-- Provided data --
[Start of section]

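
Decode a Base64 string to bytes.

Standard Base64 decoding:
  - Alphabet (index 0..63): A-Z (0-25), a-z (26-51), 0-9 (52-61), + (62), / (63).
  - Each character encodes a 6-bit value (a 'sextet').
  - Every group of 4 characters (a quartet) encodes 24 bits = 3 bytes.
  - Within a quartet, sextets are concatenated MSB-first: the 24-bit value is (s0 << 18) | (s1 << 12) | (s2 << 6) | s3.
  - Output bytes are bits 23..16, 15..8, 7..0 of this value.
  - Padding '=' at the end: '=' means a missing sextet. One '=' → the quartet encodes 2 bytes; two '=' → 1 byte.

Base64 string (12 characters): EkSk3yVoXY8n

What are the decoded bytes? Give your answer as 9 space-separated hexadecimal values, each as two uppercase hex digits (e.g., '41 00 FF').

Answer: 12 44 A4 DF 25 68 5D 8F 27

Derivation:
After char 0 ('E'=4): chars_in_quartet=1 acc=0x4 bytes_emitted=0
After char 1 ('k'=36): chars_in_quartet=2 acc=0x124 bytes_emitted=0
After char 2 ('S'=18): chars_in_quartet=3 acc=0x4912 bytes_emitted=0
After char 3 ('k'=36): chars_in_quartet=4 acc=0x1244A4 -> emit 12 44 A4, reset; bytes_emitted=3
After char 4 ('3'=55): chars_in_quartet=1 acc=0x37 bytes_emitted=3
After char 5 ('y'=50): chars_in_quartet=2 acc=0xDF2 bytes_emitted=3
After char 6 ('V'=21): chars_in_quartet=3 acc=0x37C95 bytes_emitted=3
After char 7 ('o'=40): chars_in_quartet=4 acc=0xDF2568 -> emit DF 25 68, reset; bytes_emitted=6
After char 8 ('X'=23): chars_in_quartet=1 acc=0x17 bytes_emitted=6
After char 9 ('Y'=24): chars_in_quartet=2 acc=0x5D8 bytes_emitted=6
After char 10 ('8'=60): chars_in_quartet=3 acc=0x1763C bytes_emitted=6
After char 11 ('n'=39): chars_in_quartet=4 acc=0x5D8F27 -> emit 5D 8F 27, reset; bytes_emitted=9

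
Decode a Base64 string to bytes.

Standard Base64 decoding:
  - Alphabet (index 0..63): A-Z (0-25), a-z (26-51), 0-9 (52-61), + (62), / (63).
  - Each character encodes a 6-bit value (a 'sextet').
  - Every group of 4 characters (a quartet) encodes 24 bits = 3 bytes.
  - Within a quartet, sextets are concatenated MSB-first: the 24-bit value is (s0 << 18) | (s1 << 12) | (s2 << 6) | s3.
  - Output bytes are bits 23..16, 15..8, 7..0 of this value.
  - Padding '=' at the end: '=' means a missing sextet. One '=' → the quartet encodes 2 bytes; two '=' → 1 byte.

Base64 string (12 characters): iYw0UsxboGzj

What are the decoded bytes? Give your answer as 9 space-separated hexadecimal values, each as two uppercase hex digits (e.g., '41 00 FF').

After char 0 ('i'=34): chars_in_quartet=1 acc=0x22 bytes_emitted=0
After char 1 ('Y'=24): chars_in_quartet=2 acc=0x898 bytes_emitted=0
After char 2 ('w'=48): chars_in_quartet=3 acc=0x22630 bytes_emitted=0
After char 3 ('0'=52): chars_in_quartet=4 acc=0x898C34 -> emit 89 8C 34, reset; bytes_emitted=3
After char 4 ('U'=20): chars_in_quartet=1 acc=0x14 bytes_emitted=3
After char 5 ('s'=44): chars_in_quartet=2 acc=0x52C bytes_emitted=3
After char 6 ('x'=49): chars_in_quartet=3 acc=0x14B31 bytes_emitted=3
After char 7 ('b'=27): chars_in_quartet=4 acc=0x52CC5B -> emit 52 CC 5B, reset; bytes_emitted=6
After char 8 ('o'=40): chars_in_quartet=1 acc=0x28 bytes_emitted=6
After char 9 ('G'=6): chars_in_quartet=2 acc=0xA06 bytes_emitted=6
After char 10 ('z'=51): chars_in_quartet=3 acc=0x281B3 bytes_emitted=6
After char 11 ('j'=35): chars_in_quartet=4 acc=0xA06CE3 -> emit A0 6C E3, reset; bytes_emitted=9

Answer: 89 8C 34 52 CC 5B A0 6C E3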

[End of section]

-- What the task requires --
Please repeat every record above word for word.

-- Answer --
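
Decode a Base64 string to bytes.

Standard Base64 decoding:
  - Alphabet (index 0..63): A-Z (0-25), a-z (26-51), 0-9 (52-61), + (62), / (63).
  - Each character encodes a 6-bit value (a 'sextet').
  - Every group of 4 characters (a quartet) encodes 24 bits = 3 bytes.
  - Within a quartet, sextets are concatenated MSB-first: the 24-bit value is (s0 << 18) | (s1 << 12) | (s2 << 6) | s3.
  - Output bytes are bits 23..16, 15..8, 7..0 of this value.
  - Padding '=' at the end: '=' means a missing sextet. One '=' → the quartet encodes 2 bytes; two '=' → 1 byte.

Base64 string (12 characters): EkSk3yVoXY8n

What are the decoded bytes? Give your answer as 9 space-separated hexadecimal values, each as two uppercase hex digits (e.g., '41 00 FF').

Answer: 12 44 A4 DF 25 68 5D 8F 27

Derivation:
After char 0 ('E'=4): chars_in_quartet=1 acc=0x4 bytes_emitted=0
After char 1 ('k'=36): chars_in_quartet=2 acc=0x124 bytes_emitted=0
After char 2 ('S'=18): chars_in_quartet=3 acc=0x4912 bytes_emitted=0
After char 3 ('k'=36): chars_in_quartet=4 acc=0x1244A4 -> emit 12 44 A4, reset; bytes_emitted=3
After char 4 ('3'=55): chars_in_quartet=1 acc=0x37 bytes_emitted=3
After char 5 ('y'=50): chars_in_quartet=2 acc=0xDF2 bytes_emitted=3
After char 6 ('V'=21): chars_in_quartet=3 acc=0x37C95 bytes_emitted=3
After char 7 ('o'=40): chars_in_quartet=4 acc=0xDF2568 -> emit DF 25 68, reset; bytes_emitted=6
After char 8 ('X'=23): chars_in_quartet=1 acc=0x17 bytes_emitted=6
After char 9 ('Y'=24): chars_in_quartet=2 acc=0x5D8 bytes_emitted=6
After char 10 ('8'=60): chars_in_quartet=3 acc=0x1763C bytes_emitted=6
After char 11 ('n'=39): chars_in_quartet=4 acc=0x5D8F27 -> emit 5D 8F 27, reset; bytes_emitted=9

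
Decode a Base64 string to bytes.

Standard Base64 decoding:
  - Alphabet (index 0..63): A-Z (0-25), a-z (26-51), 0-9 (52-61), + (62), / (63).
  - Each character encodes a 6-bit value (a 'sextet').
  - Every group of 4 characters (a quartet) encodes 24 bits = 3 bytes.
  - Within a quartet, sextets are concatenated MSB-first: the 24-bit value is (s0 << 18) | (s1 << 12) | (s2 << 6) | s3.
  - Output bytes are bits 23..16, 15..8, 7..0 of this value.
  - Padding '=' at the end: '=' means a missing sextet. One '=' → the quartet encodes 2 bytes; two '=' → 1 byte.

Base64 string (12 characters): iYw0UsxboGzj

What are the decoded bytes? Give your answer as 9 space-separated hexadecimal values, each as two uppercase hex digits (e.g., '41 00 FF').

After char 0 ('i'=34): chars_in_quartet=1 acc=0x22 bytes_emitted=0
After char 1 ('Y'=24): chars_in_quartet=2 acc=0x898 bytes_emitted=0
After char 2 ('w'=48): chars_in_quartet=3 acc=0x22630 bytes_emitted=0
After char 3 ('0'=52): chars_in_quartet=4 acc=0x898C34 -> emit 89 8C 34, reset; bytes_emitted=3
After char 4 ('U'=20): chars_in_quartet=1 acc=0x14 bytes_emitted=3
After char 5 ('s'=44): chars_in_quartet=2 acc=0x52C bytes_emitted=3
After char 6 ('x'=49): chars_in_quartet=3 acc=0x14B31 bytes_emitted=3
After char 7 ('b'=27): chars_in_quartet=4 acc=0x52CC5B -> emit 52 CC 5B, reset; bytes_emitted=6
After char 8 ('o'=40): chars_in_quartet=1 acc=0x28 bytes_emitted=6
After char 9 ('G'=6): chars_in_quartet=2 acc=0xA06 bytes_emitted=6
After char 10 ('z'=51): chars_in_quartet=3 acc=0x281B3 bytes_emitted=6
After char 11 ('j'=35): chars_in_quartet=4 acc=0xA06CE3 -> emit A0 6C E3, reset; bytes_emitted=9

Answer: 89 8C 34 52 CC 5B A0 6C E3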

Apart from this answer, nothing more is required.